:: Task prompt ::
From the data below, return the exact lines starting at the line containing "india: alloc=(1, 1), needs=(3, 4)" and ending at the line containing "Semantics: vector entries", both included, and nothing else.

:: Task material ::
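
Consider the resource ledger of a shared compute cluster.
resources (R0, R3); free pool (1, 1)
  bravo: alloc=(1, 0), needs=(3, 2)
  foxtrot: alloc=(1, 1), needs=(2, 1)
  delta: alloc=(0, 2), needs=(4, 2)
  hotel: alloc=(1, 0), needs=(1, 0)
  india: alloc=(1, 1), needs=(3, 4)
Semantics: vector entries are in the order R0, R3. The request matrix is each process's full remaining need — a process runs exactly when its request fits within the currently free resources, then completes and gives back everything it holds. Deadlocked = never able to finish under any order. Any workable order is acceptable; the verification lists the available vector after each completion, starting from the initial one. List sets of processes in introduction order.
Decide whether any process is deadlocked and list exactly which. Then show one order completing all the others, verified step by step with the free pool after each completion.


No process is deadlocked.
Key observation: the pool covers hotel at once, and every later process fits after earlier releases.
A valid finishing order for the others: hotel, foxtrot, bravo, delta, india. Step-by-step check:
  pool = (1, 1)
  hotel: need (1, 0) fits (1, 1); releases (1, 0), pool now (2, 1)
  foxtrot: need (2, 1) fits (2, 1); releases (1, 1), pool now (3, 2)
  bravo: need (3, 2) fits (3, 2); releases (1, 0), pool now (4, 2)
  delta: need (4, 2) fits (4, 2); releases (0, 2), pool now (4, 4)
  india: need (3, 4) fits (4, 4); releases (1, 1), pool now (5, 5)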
---
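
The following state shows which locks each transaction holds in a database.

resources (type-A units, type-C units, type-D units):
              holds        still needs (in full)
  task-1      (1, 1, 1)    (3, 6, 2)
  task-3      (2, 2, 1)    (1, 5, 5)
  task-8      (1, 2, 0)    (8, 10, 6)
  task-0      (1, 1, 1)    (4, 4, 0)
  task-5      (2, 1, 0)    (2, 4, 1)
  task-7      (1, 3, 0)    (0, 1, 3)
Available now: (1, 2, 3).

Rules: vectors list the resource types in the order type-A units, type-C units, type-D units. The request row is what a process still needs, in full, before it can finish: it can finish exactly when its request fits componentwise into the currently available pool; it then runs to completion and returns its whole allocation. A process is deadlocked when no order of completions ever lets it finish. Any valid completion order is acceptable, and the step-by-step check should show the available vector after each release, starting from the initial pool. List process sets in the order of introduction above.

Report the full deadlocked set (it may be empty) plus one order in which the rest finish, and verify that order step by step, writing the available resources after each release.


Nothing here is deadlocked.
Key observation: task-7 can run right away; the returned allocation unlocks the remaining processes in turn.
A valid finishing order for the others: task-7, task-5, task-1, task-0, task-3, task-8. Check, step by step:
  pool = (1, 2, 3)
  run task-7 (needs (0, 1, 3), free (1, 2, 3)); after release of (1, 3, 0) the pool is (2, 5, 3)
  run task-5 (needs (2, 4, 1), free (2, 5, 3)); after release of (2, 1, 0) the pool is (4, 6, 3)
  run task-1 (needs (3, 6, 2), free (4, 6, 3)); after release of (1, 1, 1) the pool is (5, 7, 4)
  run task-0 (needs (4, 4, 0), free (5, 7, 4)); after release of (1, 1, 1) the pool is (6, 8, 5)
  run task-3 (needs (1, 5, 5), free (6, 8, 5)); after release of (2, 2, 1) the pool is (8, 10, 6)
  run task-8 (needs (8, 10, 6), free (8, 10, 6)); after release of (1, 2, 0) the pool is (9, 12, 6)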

:: Answer box ::
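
  india: alloc=(1, 1), needs=(3, 4)
Semantics: vector entries are in the order R0, R3. The request matrix is each process's full remaining need — a process runs exactly when its request fits within the currently free resources, then completes and gives back everything it holds. Deadlocked = never able to finish under any order. Any workable order is acceptable; the verification lists the available vector after each completion, starting from the initial one. List sets of processes in introduction order.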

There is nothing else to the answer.